[Provided entries — start]

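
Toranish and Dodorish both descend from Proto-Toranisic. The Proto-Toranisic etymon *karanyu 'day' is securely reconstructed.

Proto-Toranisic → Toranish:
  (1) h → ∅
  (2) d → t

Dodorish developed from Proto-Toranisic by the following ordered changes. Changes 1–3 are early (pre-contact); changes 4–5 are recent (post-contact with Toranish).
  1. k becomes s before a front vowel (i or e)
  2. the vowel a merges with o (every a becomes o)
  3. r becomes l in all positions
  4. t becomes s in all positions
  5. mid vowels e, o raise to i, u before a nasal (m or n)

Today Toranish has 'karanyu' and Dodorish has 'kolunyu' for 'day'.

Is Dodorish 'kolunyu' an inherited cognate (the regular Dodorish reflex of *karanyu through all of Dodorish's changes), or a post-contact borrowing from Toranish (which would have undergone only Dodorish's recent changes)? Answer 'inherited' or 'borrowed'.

inherited

If inherited, *karanyu would pass through all of Dodorish's changes:
Dodorish: start from *karanyu.
  rule 1: no change — karanyu
  rule 2 (vowel merger): karanyu → koronyu
  rule 3 (unconditioned shift): koronyu → kolonyu
  rule 4: no change — kolonyu
  rule 5 (pre-nasal raising): kolonyu → kolunyu
  ⇒ Dodorish kolunyu
If borrowed from Toranish 'karanyu' after the early changes, it would undergo only the recent ones:
  rule 4 (unconditioned shift): no change (karanyu)
  rule 5 (pre-nasal raising): no change (karanyu)
  ⇒ as a loan: karanyu
Dodorish 'kolunyu' matches the inherited outcome exactly, so it is an inherited cognate, not a loan.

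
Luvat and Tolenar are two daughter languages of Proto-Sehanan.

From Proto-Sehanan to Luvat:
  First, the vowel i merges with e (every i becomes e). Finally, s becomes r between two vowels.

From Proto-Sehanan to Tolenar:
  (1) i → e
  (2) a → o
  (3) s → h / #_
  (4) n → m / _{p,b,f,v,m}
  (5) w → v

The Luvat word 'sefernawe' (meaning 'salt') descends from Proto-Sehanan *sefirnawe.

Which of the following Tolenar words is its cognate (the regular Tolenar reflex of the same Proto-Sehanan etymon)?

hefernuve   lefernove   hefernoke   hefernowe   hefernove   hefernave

hefernove

Tolenar: start from *sefirnawe.
  rule 1 (vowel merger): sefirnawe → sefernawe
  rule 2 (vowel merger): sefernawe → sefernowe
  rule 3 (debuccalisation): sefernowe → hefernowe
  rule 4: no change — hefernowe
  rule 5 (unconditioned shift): hefernowe → hefernove
  ⇒ Tolenar hefernove
The other candidates each miss or misapply at least one Tolenar change.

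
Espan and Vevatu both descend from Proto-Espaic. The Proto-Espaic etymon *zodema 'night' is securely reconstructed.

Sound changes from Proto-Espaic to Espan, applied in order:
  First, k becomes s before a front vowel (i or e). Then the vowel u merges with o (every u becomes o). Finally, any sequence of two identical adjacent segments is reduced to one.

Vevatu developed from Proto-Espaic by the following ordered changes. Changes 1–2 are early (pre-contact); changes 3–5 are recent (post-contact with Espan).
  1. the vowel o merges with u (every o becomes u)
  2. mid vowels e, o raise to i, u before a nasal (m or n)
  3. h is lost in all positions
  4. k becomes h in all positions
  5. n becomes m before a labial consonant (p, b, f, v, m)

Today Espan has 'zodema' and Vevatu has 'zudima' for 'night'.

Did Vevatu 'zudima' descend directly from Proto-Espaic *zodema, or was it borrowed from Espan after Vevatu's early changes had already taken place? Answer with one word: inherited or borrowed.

If inherited, *zodema would pass through all of Vevatu's changes:
Vevatu: *zodema
  zodema → zudema   [vowel merger]
  zudema → zudima   [pre-nasal raising]
  zudima (rule 3 does not apply)
  zudima (rule 4 does not apply)
  zudima (rule 5 does not apply)
  giving Vevatu zudima.
If borrowed from Espan 'zodema' after the early changes, it would undergo only the recent ones:
  rule 3 (h-loss): no change (zodema)
  rule 4 (unconditioned shift): no change (zodema)
  rule 5 (nasal place assimilation): no change (zodema)
  ⇒ as a loan: zodema
Vevatu 'zudima' matches the inherited outcome exactly, so it is an inherited cognate, not a loan.

inherited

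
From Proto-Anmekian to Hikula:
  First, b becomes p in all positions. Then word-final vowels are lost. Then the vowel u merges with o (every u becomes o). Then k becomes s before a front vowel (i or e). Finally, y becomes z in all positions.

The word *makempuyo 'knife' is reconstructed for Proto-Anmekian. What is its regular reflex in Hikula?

Hikula: *makempuyo > makempuy > makempoy > masempoy > masempoz  (by apocope, vowel merger, palatalisation, unconditioned shift)

masempoz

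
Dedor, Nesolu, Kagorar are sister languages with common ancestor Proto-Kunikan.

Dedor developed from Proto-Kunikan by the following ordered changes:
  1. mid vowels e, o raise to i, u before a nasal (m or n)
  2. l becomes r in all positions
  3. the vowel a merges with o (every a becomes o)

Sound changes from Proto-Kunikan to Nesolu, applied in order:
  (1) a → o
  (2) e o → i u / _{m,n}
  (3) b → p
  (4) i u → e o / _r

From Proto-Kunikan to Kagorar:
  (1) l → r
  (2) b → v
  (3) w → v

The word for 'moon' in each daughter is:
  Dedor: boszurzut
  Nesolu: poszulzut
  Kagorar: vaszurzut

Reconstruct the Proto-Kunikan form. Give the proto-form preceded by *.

*baszulzut

Position 6: Dedor has r, Nesolu has l, Kagorar has r. Nesolu preserves l here (none of its changes turn any other segment into l), so the proto-segment is *l.
Position 2: Dedor has o, Nesolu has o, Kagorar has a. Kagorar preserves a here (none of its changes turn any other segment into a), so the proto-segment is *a.
Position 1: Dedor has b, Nesolu has p, Kagorar has v. Dedor preserves b here (none of its changes turn any other segment into b), so the proto-segment is *b.
The remaining positions agree across the daughters. Check the candidate against every language:
Dedor: *baszulzut > baszurzut > boszurzut  (by unconditioned shift, vowel merger)
Nesolu: *baszulzut > boszulzut > poszulzut  (by vowel merger, unconditioned shift)
Kagorar: start from *baszulzut.
  rule 1 (unconditioned shift): baszulzut → baszurzut
  rule 2 (unconditioned shift): baszurzut → vaszurzut
  rule 3: no change — vaszurzut
  ⇒ Kagorar vaszurzut
Only *baszulzut yields all of Dedor boszurzut, Nesolu poszulzut, Kagorar vaszurzut.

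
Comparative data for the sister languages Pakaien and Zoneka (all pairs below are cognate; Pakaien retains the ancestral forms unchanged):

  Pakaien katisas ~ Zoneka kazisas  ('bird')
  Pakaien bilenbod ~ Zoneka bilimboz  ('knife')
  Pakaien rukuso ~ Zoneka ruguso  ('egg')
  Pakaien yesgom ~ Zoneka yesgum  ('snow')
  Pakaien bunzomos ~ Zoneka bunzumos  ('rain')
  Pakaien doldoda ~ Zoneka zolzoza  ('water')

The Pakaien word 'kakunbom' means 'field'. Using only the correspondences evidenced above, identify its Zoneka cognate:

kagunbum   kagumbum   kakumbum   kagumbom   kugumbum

rukuso ~ ruguso — Pakaien k corresponds to Zoneka g between vowels (before a back vowel).
bilenbod ~ bilimboz — Pakaien n corresponds to Zoneka m after a vowel, before a labial obstruent.
yesgom ~ yesgum, bunzomos ~ bunzumos — Pakaien o corresponds to Zoneka u after a consonant, before a nasal.
Applying these to Pakaien 'kakunbom':
  kakunbom → kagunbom   (k→g between vowels (before a back vowel))
  kagunbom → kagumbom   (n→m after a vowel, before a labial obstruent)
  kagumbom → kagumbum   (o→u after a consonant, before a nasal)
So the Zoneka cognate is 'kagumbum'.

kagumbum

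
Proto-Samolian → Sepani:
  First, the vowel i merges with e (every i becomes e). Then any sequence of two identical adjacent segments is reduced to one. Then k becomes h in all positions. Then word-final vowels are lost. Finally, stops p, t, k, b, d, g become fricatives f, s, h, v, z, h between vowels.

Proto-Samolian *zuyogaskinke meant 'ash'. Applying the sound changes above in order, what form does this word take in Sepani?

Sepani: *zuyogaskinke > zuyogaskenke > zuyogashenhe > zuyogashenh > zuyohashenh  (by vowel merger, unconditioned shift, apocope, intervocalic lenition)

zuyohashenh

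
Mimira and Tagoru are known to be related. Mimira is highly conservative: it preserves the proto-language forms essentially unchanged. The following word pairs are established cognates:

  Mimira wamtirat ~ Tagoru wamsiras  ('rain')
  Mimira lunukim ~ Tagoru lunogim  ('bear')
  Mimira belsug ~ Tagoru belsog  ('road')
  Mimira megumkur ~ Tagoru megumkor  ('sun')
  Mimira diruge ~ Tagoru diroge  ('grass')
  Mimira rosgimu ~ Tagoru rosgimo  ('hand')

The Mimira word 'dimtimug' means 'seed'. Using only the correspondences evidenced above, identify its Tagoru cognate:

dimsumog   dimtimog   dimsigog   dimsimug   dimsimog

dimsimog

wamtirat ~ wamsiras — Mimira t corresponds to Tagoru s after a consonant, before a front vowel.
lunukim ~ lunogim, belsug ~ belsog — Mimira u corresponds to Tagoru o after a consonant, before a consonant other than r, m, n, p, b, f, v.
Applying these to Mimira 'dimtimug':
  dimtimug → dimsimug   (t→s after a consonant, before a front vowel)
  dimsimug → dimsimog   (u→o after a consonant, before a consonant other than r, m, n, p, b, f, v)
So the Tagoru cognate is 'dimsimog'.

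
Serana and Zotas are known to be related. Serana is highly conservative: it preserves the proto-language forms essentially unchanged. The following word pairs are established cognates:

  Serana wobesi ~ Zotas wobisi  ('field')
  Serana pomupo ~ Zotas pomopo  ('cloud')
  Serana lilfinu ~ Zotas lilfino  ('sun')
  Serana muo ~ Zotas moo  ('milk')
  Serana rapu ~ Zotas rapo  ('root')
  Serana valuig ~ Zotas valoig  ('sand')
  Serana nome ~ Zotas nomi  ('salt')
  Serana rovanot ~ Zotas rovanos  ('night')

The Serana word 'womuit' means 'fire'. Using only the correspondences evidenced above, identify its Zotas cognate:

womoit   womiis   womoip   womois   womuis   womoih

valuig ~ valoig — Serana u corresponds to Zotas o after a consonant, before a front vowel.
rovanot ~ rovanos — Serana t corresponds to Zotas s word-finally.
Applying these to Serana 'womuit':
  womuit → womoit   (u→o after a consonant, before a front vowel)
  womoit → womois   (t→s word-finally)
So the Zotas cognate is 'womois'.

womois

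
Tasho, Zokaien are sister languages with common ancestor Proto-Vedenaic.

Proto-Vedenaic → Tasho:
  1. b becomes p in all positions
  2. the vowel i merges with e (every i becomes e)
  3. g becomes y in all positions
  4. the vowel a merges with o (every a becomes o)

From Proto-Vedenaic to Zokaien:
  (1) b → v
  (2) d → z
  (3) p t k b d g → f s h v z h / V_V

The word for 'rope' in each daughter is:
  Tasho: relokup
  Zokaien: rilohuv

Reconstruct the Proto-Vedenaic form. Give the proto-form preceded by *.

*rilokub

Position 2: Tasho has e, Zokaien has i. Zokaien preserves i here (none of its changes turn any other segment into i), so the proto-segment is *i.
Position 7: Tasho has p, Zokaien has v. Taking the neighbouring segments as reconstructed: Tasho p could go back to *p or *b; Zokaien v could go back to *b or *v — the one source consistent with every daughter is *b.
Position 5: Tasho has k, Zokaien has h. Tasho preserves k here (none of its changes turn any other segment into k), so the proto-segment is *k.
Continuing position by position gives *rilokub; check it forward:
Tasho: *rilokub
  rilokub → rilokup   [unconditioned shift]
  rilokup → relokup   [vowel merger]
  relokup (rule 3 does not apply)
  relokup (rule 4 does not apply)
  giving Tasho relokup.
Zokaien: *rilokub > rilokuv > rilohuv  (by unconditioned shift, intervocalic lenition)
*rilokub is the unique common source.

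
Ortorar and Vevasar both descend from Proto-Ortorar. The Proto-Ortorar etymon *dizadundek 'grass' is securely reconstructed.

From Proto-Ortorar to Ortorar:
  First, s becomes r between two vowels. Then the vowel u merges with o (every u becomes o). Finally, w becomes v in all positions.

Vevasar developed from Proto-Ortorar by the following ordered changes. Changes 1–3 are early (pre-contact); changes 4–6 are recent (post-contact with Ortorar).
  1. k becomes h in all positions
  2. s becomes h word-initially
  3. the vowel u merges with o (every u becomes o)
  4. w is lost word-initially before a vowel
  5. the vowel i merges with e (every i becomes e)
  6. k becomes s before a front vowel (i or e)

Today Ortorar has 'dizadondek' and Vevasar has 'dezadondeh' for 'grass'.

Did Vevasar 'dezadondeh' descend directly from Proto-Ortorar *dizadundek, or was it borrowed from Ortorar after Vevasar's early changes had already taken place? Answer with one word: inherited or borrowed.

If inherited, *dizadundek would pass through all of Vevasar's changes:
Vevasar: start from *dizadundek.
  rule 1 (unconditioned shift): dizadundek → dizadundeh
  rule 2: no change — dizadundeh
  rule 3 (vowel merger): dizadundeh → dizadondeh
  rule 4: no change — dizadondeh
  rule 5 (vowel merger): dizadondeh → dezadondeh
  rule 6: no change — dezadondeh
  ⇒ Vevasar dezadondeh
If borrowed from Ortorar 'dizadondek' after the early changes, it would undergo only the recent ones:
  rule 4 (glide loss): no change (dizadondek)
  rule 5 (vowel merger): dizadondek → dezadondek
  rule 6 (palatalisation): no change (dezadondek)
  ⇒ as a loan: dezadondek
Vevasar 'dezadondeh' matches the inherited outcome exactly, so it is an inherited cognate, not a loan.

inherited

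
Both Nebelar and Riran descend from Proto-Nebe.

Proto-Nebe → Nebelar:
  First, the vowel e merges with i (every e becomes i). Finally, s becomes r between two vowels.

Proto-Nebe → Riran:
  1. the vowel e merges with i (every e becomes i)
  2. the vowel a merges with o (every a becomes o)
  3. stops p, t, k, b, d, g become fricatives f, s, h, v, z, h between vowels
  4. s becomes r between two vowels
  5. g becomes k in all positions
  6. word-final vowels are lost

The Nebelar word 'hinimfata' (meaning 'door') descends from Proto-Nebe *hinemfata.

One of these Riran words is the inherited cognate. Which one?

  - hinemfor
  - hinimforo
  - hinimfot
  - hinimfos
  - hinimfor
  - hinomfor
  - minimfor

hinimfor

Riran: *hinemfata
  hinemfata → hinimfata   [vowel merger]
  hinimfata → hinimfoto   [vowel merger]
  hinimfoto → hinimfoso   [intervocalic lenition]
  hinimfoso → hinimforo   [rhotacism]
  hinimforo (rule 5 does not apply)
  hinimforo → hinimfor   [apocope]
  giving Riran hinimfor.
Only 'hinimfor' matches the regular Riran development of *hinemfata.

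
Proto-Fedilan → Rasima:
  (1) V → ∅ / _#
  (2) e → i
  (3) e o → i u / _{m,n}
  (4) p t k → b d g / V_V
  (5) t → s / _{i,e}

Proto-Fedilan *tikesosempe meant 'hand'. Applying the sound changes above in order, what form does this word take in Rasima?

Rasima: *tikesosempe > tikesosemp > tikisosimp > tigisosimp > sigisosimp  (by apocope, vowel merger, intervocalic voicing, palatalisation)

sigisosimp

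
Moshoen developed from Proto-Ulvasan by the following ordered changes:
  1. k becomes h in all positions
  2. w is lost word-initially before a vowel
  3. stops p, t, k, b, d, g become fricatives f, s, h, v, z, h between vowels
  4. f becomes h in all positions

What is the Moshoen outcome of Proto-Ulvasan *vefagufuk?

Moshoen: *vefagufuk > vefagufuh > vefahufuh > vehahuhuh  (by unconditioned shift, intervocalic lenition, unconditioned shift)

vehahuhuh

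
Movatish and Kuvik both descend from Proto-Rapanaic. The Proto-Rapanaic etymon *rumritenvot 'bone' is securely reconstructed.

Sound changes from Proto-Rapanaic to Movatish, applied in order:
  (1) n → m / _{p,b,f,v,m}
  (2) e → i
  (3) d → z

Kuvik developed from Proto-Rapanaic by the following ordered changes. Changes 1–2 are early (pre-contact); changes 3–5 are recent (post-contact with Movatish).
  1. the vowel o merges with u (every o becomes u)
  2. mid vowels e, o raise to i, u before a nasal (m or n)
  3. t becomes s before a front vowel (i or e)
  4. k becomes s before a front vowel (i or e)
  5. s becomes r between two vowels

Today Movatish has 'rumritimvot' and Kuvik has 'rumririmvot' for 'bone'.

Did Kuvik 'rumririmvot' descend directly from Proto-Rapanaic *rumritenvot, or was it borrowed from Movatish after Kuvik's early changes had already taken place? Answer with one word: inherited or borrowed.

borrowed

If inherited, *rumritenvot would pass through all of Kuvik's changes:
Kuvik: *rumritenvot
  rumritenvot → rumritenvut   [vowel merger]
  rumritenvut → rumritinvut   [pre-nasal raising]
  rumritinvut → rumrisinvut   [palatalisation]
  rumrisinvut (rule 4 does not apply)
  rumrisinvut → rumririnvut   [rhotacism]
  giving Kuvik rumririnvut.
If borrowed from Movatish 'rumritimvot' after the early changes, it would undergo only the recent ones:
  rule 3 (palatalisation): rumritimvot → rumrisimvot
  rule 4 (palatalisation): no change (rumrisimvot)
  rule 5 (rhotacism): rumrisimvot → rumririmvot
  ⇒ as a loan: rumririmvot
Kuvik 'rumririmvot' matches the loan outcome 'rumririmvot', not the inherited 'rumririnvut' — it skipped the early Kuvik changes, so it was borrowed from Movatish.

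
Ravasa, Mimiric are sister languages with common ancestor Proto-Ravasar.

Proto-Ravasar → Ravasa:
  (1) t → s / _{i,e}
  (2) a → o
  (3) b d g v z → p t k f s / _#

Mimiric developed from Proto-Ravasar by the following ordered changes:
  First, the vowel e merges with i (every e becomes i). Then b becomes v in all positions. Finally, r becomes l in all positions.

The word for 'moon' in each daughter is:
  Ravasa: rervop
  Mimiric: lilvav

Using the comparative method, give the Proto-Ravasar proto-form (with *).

Position 3: Ravasa has r, Mimiric has l. Ravasa preserves r here (none of its changes turn any other segment into r), so the proto-segment is *r.
Position 6: Ravasa has p, Mimiric has v. Taking the neighbouring segments as reconstructed: Ravasa p could go back to *p or *b; Mimiric v could go back to *b or *v — the one source consistent with every daughter is *b.
Position 1: Ravasa has r, Mimiric has l. Ravasa preserves r here (none of its changes turn any other segment into r), so the proto-segment is *r.
Continuing position by position gives *rervab; check it forward:
Ravasa: start from *rervab.
  rule 1: no change — rervab
  rule 2 (vowel merger): rervab → rervob
  rule 3 (final devoicing): rervob → rervop
  ⇒ Ravasa rervop
Mimiric: start from *rervab.
  rule 1 (vowel merger): rervab → rirvab
  rule 2 (unconditioned shift): rirvab → rirvav
  rule 3 (unconditioned shift): rirvav → lilvav
  ⇒ Mimiric lilvav
*rervab is the unique common source.

*rervab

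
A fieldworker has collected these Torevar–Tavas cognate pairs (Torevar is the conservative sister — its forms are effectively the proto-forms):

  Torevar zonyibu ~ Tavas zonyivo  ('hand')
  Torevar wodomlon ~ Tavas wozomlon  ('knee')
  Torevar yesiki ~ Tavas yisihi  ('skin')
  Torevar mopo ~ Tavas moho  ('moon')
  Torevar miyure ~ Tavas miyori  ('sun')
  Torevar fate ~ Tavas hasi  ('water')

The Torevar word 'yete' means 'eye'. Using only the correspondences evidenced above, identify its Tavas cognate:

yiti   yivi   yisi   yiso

yesiki ~ yisihi — Torevar e corresponds to Tavas i after a consonant, before a consonant other than r, m, n, p, b, f, v.
fate ~ hasi — Torevar t corresponds to Tavas s between vowels (before a front vowel).
miyure ~ miyori, fate ~ hasi — Torevar e corresponds to Tavas i word-finally.
Applying these to Torevar 'yete':
  yete → yite   (e→i after a consonant, before a consonant other than r, m, n, p, b, f, v)
  yite → yise   (t→s between vowels (before a front vowel))
  yise → yisi   (e→i word-finally)
So the Tavas cognate is 'yisi'.

yisi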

[Provided entries — finish]

• Brief
Gather from the data above every line with the string "sister".

• Problem solution
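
Dedor, Nesolu, Kagorar are sister languages with common ancestor Proto-Kunikan.
Comparative data for the sister languages Pakaien and Zoneka (all pairs below are cognate; Pakaien retains the ancestral forms unchanged):
Tasho, Zokaien are sister languages with common ancestor Proto-Vedenaic.
Ravasa, Mimiric are sister languages with common ancestor Proto-Ravasar.
A fieldworker has collected these Torevar–Tavas cognate pairs (Torevar is the conservative sister — its forms are effectively the proto-forms):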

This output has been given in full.